[Opening MATERIAL TO PROCESS section]
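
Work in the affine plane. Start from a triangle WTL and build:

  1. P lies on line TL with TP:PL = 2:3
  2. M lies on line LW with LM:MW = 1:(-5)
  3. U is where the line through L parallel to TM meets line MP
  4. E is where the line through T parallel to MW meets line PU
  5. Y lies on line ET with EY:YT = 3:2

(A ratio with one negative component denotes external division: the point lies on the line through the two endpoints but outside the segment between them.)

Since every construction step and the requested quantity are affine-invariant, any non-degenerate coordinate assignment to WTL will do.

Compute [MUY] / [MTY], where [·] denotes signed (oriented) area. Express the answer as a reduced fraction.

Work in coordinates with W = (0, 0), T = (1, 0), L = (0, 1).
1. P lies on line TL with TP:PL = 2:3 ⇒ P = (3/5, 2/5)
2. M lies on line LW with LM:MW = 1:(-5) ⇒ M = (0, 5/4)
3. U is where the line through L parallel to TM meets line MP ⇒ U = (3/2, -7/8)
4. E is where the line through T parallel to MW meets line PU ⇒ E = (1, -1/6)
5. Y lies on line ET with EY:YT = 3:2 ⇒ Y = (1, -1/15)
2·[MUY] = 3/20, 2·[MTY] = -1/15
[MUY]:[MTY] = 3/20:-1/15 = -9/4

[MUY]:[MTY] = -9/4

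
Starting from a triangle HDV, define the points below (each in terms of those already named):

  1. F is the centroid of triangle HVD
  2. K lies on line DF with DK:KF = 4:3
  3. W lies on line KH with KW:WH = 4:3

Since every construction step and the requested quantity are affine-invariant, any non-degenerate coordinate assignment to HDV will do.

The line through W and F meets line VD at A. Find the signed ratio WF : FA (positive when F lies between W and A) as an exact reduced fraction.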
[Closing MATERIAL TO PROCESS section]
Your answer should be each line of the data that contains the word "construction", copied as it stands.

**ANSWER TO THIS TASK**
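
Since every construction step and the requested quantity are affine-invariant, any non-degenerate coordinate assignment to WTL will do.
Since every construction step and the requested quantity are affine-invariant, any non-degenerate coordinate assignment to HDV will do.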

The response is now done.